**Problem to work on**
Verbatim output of the full listing is required.

**Records for this task**
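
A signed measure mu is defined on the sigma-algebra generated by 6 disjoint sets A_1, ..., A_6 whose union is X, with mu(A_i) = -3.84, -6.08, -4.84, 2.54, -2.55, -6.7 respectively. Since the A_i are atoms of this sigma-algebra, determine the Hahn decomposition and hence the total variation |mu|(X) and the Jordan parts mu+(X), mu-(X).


Step 1: Every measurable set is a union of atoms (the cells / points), so a Hahn decomposition is
  obtained by grouping atoms by sign: P = union of atoms with mu > 0, N = union of the remaining atoms.
  Atoms in P (indices): 4;  atoms in N (indices): 1, 2, 3, 5, 6
  Positive values: 2.54
  Negative values: -3.84, -6.08, -4.84, -2.55, -6.7
Step 2: mu+(X) = mu(P) = sum of positive atom values = 2.54
Step 3: mu-(X) = -mu(N) = sum of |negative atom values| = 24.01
Step 4: |mu|(X) = mu+(X) + mu-(X) = 2.54 + 24.01 = 26.55


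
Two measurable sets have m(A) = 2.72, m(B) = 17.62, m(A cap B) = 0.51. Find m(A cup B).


By inclusion-exclusion: m(A u B) = m(A) + m(B) - m(A n B)
= 2.72 + 17.62 - 0.51
= 19.83


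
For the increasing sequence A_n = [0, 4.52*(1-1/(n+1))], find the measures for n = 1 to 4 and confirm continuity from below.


By continuity of measure from below: if A_n increases to A, then m(A_n) -> m(A).
Here A = [0, 4.52], so m(A) = 4.52
Step 1: a_1 = 4.52*(1 - 1/2) = 2.26, m(A_1) = 2.26
Step 2: a_2 = 4.52*(1 - 1/3) = 3.0133, m(A_2) = 3.0133
Step 3: a_3 = 4.52*(1 - 1/4) = 3.39, m(A_3) = 3.39
Step 4: a_4 = 4.52*(1 - 1/5) = 3.616, m(A_4) = 3.616
Limit: m(A_n) -> m([0,4.52]) = 4.52


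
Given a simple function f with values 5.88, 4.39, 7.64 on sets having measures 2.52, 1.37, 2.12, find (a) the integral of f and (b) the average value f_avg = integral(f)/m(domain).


Step 1: Integral = sum(value_i * measure_i)
= 5.88*2.52 + 4.39*1.37 + 7.64*2.12
= 14.8176 + 6.0143 + 16.1968
= 37.0287
Step 2: Total measure of domain = 2.52 + 1.37 + 2.12 = 6.01
Step 3: Average value = 37.0287 / 6.01 = 6.161181


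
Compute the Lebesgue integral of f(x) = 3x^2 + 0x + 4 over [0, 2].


The Lebesgue integral of a Riemann-integrable function agrees with the Riemann integral.
Antiderivative F(x) = (3/3)x^3 + (0/2)x^2 + 4x
F(2) = (3/3)*2^3 + (0/2)*2^2 + 4*2
     = (3/3)*8 + (0/2)*4 + 4*2
     = 8 + 0.0 + 8
     = 16
F(0) = 0.0
Integral = F(2) - F(0) = 16 - 0.0 = 16


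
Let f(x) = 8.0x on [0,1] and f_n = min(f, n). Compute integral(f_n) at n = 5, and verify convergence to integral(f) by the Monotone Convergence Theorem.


f(x) = 8.0x on [0,1]; f_n(x) = min(8.0x, n). At n = 5:
Step 1: f(x) reaches 5 at x = 5/8.0 = 0.625
Step 2: integral(f_5) = integral(8.0x, 0, 0.625) + integral(5, 0.625, 1)
       = 8.0*0.625^2/2 + 5*(1 - 0.625)
       = 1.5625 + 1.875
       = 3.4375
Step 3: As n -> infinity, f_n increases to f, so by MCT integral(f_n) -> integral(f) = 8.0/2 = 4.
Convergence: integral(f_5) = 3.4375 -> 4 as n -> infinity


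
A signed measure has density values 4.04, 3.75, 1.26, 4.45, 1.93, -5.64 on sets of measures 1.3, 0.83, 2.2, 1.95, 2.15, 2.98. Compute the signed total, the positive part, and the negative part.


Step 1: Compute signed measure on each set:
  Set 1: 4.04 * 1.3 = 5.252
  Set 2: 3.75 * 0.83 = 3.1125
  Set 3: 1.26 * 2.2 = 2.772
  Set 4: 4.45 * 1.95 = 8.6775
  Set 5: 1.93 * 2.15 = 4.1495
  Set 6: -5.64 * 2.98 = -16.8072
Step 2: Total signed measure = (5.252) + (3.1125) + (2.772) + (8.6775) + (4.1495) + (-16.8072)
     = 7.1563
Step 3: Positive part mu+(X) = sum of positive contributions = 23.9635
Step 4: Negative part mu-(X) = |sum of negative contributions| = 16.8072


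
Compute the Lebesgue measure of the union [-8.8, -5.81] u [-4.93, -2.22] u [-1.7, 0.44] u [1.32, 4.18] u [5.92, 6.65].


For pairwise disjoint intervals, m(union) = sum of lengths.
= (-5.81 - -8.8) + (-2.22 - -4.93) + (0.44 - -1.7) + (4.18 - 1.32) + (6.65 - 5.92)
= 2.99 + 2.71 + 2.14 + 2.86 + 0.73
= 11.43


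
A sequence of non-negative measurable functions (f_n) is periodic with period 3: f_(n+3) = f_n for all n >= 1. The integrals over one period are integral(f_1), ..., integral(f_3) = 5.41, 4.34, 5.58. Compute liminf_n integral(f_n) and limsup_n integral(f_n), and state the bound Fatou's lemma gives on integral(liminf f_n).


The sequence (integral(f_n)) is periodic with period 3, repeating the values 5.41, 4.34, 5.58 indefinitely.
Step 1: For a periodic sequence, every tail (a_m, a_(m+1), ...) contains all 3 period values infinitely often.
Step 2: Hence inf of every tail = min of the period values = min(5.41, 4.34, 5.58) = 4.34.
        liminf_n integral(f_n) = sup over m of (inf of tail from m) = 4.34.
Step 3: Similarly sup of every tail = max of the period values = 5.58.
        limsup_n integral(f_n) = 5.58.
Step 4: Fatou's lemma: integral(liminf_n f_n) <= liminf_n integral(f_n) = 4.34.
        So the integral of the pointwise liminf is at most 4.34.


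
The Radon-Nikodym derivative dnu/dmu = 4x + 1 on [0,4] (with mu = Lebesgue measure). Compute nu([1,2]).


nu(A) = integral_A (dnu/dmu) dmu = integral_1^2 (4x + 1) dx
Step 1: Antiderivative F(x) = (4/2)x^2 + 1x
Step 2: F(2) = (4/2)*2^2 + 1*2 = 8 + 2 = 10
Step 3: F(1) = (4/2)*1^2 + 1*1 = 2 + 1 = 3
Step 4: nu([1,2]) = F(2) - F(1) = 10 - 3 = 7


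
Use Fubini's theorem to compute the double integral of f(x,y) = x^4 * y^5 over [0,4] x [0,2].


By Fubini's theorem, the double integral factors as a product of single integrals:
Step 1: integral_0^4 x^4 dx = [x^5/5] from 0 to 4
     = 4^5/5 = 204.8
Step 2: integral_0^2 y^5 dy = [y^6/6] from 0 to 2
     = 2^6/6 = 10.666667
Step 3: Double integral = 204.8 * 10.666667 = 2184.533333


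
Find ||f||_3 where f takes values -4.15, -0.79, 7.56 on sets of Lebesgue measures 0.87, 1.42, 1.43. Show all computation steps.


Step 1: Compute |f_i|^3 for each value:
  |-4.15|^3 = 71.473375
  |-0.79|^3 = 0.493039
  |7.56|^3 = 432.081216
Step 2: Multiply by measures and sum:
  71.473375 * 0.87 = 62.181836
  0.493039 * 1.42 = 0.700115
  432.081216 * 1.43 = 617.876139
Sum = 62.181836 + 0.700115 + 617.876139 = 680.758091
Step 3: Take the p-th root:
||f||_3 = (680.758091)^(1/3) = 8.796926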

**Answer section**
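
A signed measure mu is defined on the sigma-algebra generated by 6 disjoint sets A_1, ..., A_6 whose union is X, with mu(A_i) = -3.84, -6.08, -4.84, 2.54, -2.55, -6.7 respectively. Since the A_i are atoms of this sigma-algebra, determine the Hahn decomposition and hence the total variation |mu|(X) and the Jordan parts mu+(X), mu-(X).


Step 1: Every measurable set is a union of atoms (the cells / points), so a Hahn decomposition is
  obtained by grouping atoms by sign: P = union of atoms with mu > 0, N = union of the remaining atoms.
  Atoms in P (indices): 4;  atoms in N (indices): 1, 2, 3, 5, 6
  Positive values: 2.54
  Negative values: -3.84, -6.08, -4.84, -2.55, -6.7
Step 2: mu+(X) = mu(P) = sum of positive atom values = 2.54
Step 3: mu-(X) = -mu(N) = sum of |negative atom values| = 24.01
Step 4: |mu|(X) = mu+(X) + mu-(X) = 2.54 + 24.01 = 26.55


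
Two measurable sets have m(A) = 2.72, m(B) = 17.62, m(A cap B) = 0.51. Find m(A cup B).


By inclusion-exclusion: m(A u B) = m(A) + m(B) - m(A n B)
= 2.72 + 17.62 - 0.51
= 19.83


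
For the increasing sequence A_n = [0, 4.52*(1-1/(n+1))], find the measures for n = 1 to 4 and confirm continuity from below.


By continuity of measure from below: if A_n increases to A, then m(A_n) -> m(A).
Here A = [0, 4.52], so m(A) = 4.52
Step 1: a_1 = 4.52*(1 - 1/2) = 2.26, m(A_1) = 2.26
Step 2: a_2 = 4.52*(1 - 1/3) = 3.0133, m(A_2) = 3.0133
Step 3: a_3 = 4.52*(1 - 1/4) = 3.39, m(A_3) = 3.39
Step 4: a_4 = 4.52*(1 - 1/5) = 3.616, m(A_4) = 3.616
Limit: m(A_n) -> m([0,4.52]) = 4.52


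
Given a simple function f with values 5.88, 4.39, 7.64 on sets having measures 2.52, 1.37, 2.12, find (a) the integral of f and (b) the average value f_avg = integral(f)/m(domain).


Step 1: Integral = sum(value_i * measure_i)
= 5.88*2.52 + 4.39*1.37 + 7.64*2.12
= 14.8176 + 6.0143 + 16.1968
= 37.0287
Step 2: Total measure of domain = 2.52 + 1.37 + 2.12 = 6.01
Step 3: Average value = 37.0287 / 6.01 = 6.161181


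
Compute the Lebesgue integral of f(x) = 3x^2 + 0x + 4 over [0, 2].


The Lebesgue integral of a Riemann-integrable function agrees with the Riemann integral.
Antiderivative F(x) = (3/3)x^3 + (0/2)x^2 + 4x
F(2) = (3/3)*2^3 + (0/2)*2^2 + 4*2
     = (3/3)*8 + (0/2)*4 + 4*2
     = 8 + 0.0 + 8
     = 16
F(0) = 0.0
Integral = F(2) - F(0) = 16 - 0.0 = 16


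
Let f(x) = 8.0x on [0,1] and f_n = min(f, n). Compute integral(f_n) at n = 5, and verify convergence to integral(f) by the Monotone Convergence Theorem.


f(x) = 8.0x on [0,1]; f_n(x) = min(8.0x, n). At n = 5:
Step 1: f(x) reaches 5 at x = 5/8.0 = 0.625
Step 2: integral(f_5) = integral(8.0x, 0, 0.625) + integral(5, 0.625, 1)
       = 8.0*0.625^2/2 + 5*(1 - 0.625)
       = 1.5625 + 1.875
       = 3.4375
Step 3: As n -> infinity, f_n increases to f, so by MCT integral(f_n) -> integral(f) = 8.0/2 = 4.
Convergence: integral(f_5) = 3.4375 -> 4 as n -> infinity


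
A signed measure has density values 4.04, 3.75, 1.26, 4.45, 1.93, -5.64 on sets of measures 1.3, 0.83, 2.2, 1.95, 2.15, 2.98. Compute the signed total, the positive part, and the negative part.


Step 1: Compute signed measure on each set:
  Set 1: 4.04 * 1.3 = 5.252
  Set 2: 3.75 * 0.83 = 3.1125
  Set 3: 1.26 * 2.2 = 2.772
  Set 4: 4.45 * 1.95 = 8.6775
  Set 5: 1.93 * 2.15 = 4.1495
  Set 6: -5.64 * 2.98 = -16.8072
Step 2: Total signed measure = (5.252) + (3.1125) + (2.772) + (8.6775) + (4.1495) + (-16.8072)
     = 7.1563
Step 3: Positive part mu+(X) = sum of positive contributions = 23.9635
Step 4: Negative part mu-(X) = |sum of negative contributions| = 16.8072


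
Compute the Lebesgue measure of the union [-8.8, -5.81] u [-4.93, -2.22] u [-1.7, 0.44] u [1.32, 4.18] u [5.92, 6.65].


For pairwise disjoint intervals, m(union) = sum of lengths.
= (-5.81 - -8.8) + (-2.22 - -4.93) + (0.44 - -1.7) + (4.18 - 1.32) + (6.65 - 5.92)
= 2.99 + 2.71 + 2.14 + 2.86 + 0.73
= 11.43


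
A sequence of non-negative measurable functions (f_n) is periodic with period 3: f_(n+3) = f_n for all n >= 1. The integrals over one period are integral(f_1), ..., integral(f_3) = 5.41, 4.34, 5.58. Compute liminf_n integral(f_n) and limsup_n integral(f_n), and state the bound Fatou's lemma gives on integral(liminf f_n).


The sequence (integral(f_n)) is periodic with period 3, repeating the values 5.41, 4.34, 5.58 indefinitely.
Step 1: For a periodic sequence, every tail (a_m, a_(m+1), ...) contains all 3 period values infinitely often.
Step 2: Hence inf of every tail = min of the period values = min(5.41, 4.34, 5.58) = 4.34.
        liminf_n integral(f_n) = sup over m of (inf of tail from m) = 4.34.
Step 3: Similarly sup of every tail = max of the period values = 5.58.
        limsup_n integral(f_n) = 5.58.
Step 4: Fatou's lemma: integral(liminf_n f_n) <= liminf_n integral(f_n) = 4.34.
        So the integral of the pointwise liminf is at most 4.34.


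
The Radon-Nikodym derivative dnu/dmu = 4x + 1 on [0,4] (with mu = Lebesgue measure). Compute nu([1,2]).


nu(A) = integral_A (dnu/dmu) dmu = integral_1^2 (4x + 1) dx
Step 1: Antiderivative F(x) = (4/2)x^2 + 1x
Step 2: F(2) = (4/2)*2^2 + 1*2 = 8 + 2 = 10
Step 3: F(1) = (4/2)*1^2 + 1*1 = 2 + 1 = 3
Step 4: nu([1,2]) = F(2) - F(1) = 10 - 3 = 7


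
Use Fubini's theorem to compute the double integral of f(x,y) = x^4 * y^5 over [0,4] x [0,2].


By Fubini's theorem, the double integral factors as a product of single integrals:
Step 1: integral_0^4 x^4 dx = [x^5/5] from 0 to 4
     = 4^5/5 = 204.8
Step 2: integral_0^2 y^5 dy = [y^6/6] from 0 to 2
     = 2^6/6 = 10.666667
Step 3: Double integral = 204.8 * 10.666667 = 2184.533333


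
Find ||f||_3 where f takes values -4.15, -0.79, 7.56 on sets of Lebesgue measures 0.87, 1.42, 1.43. Show all computation steps.


Step 1: Compute |f_i|^3 for each value:
  |-4.15|^3 = 71.473375
  |-0.79|^3 = 0.493039
  |7.56|^3 = 432.081216
Step 2: Multiply by measures and sum:
  71.473375 * 0.87 = 62.181836
  0.493039 * 1.42 = 0.700115
  432.081216 * 1.43 = 617.876139
Sum = 62.181836 + 0.700115 + 617.876139 = 680.758091
Step 3: Take the p-th root:
||f||_3 = (680.758091)^(1/3) = 8.796926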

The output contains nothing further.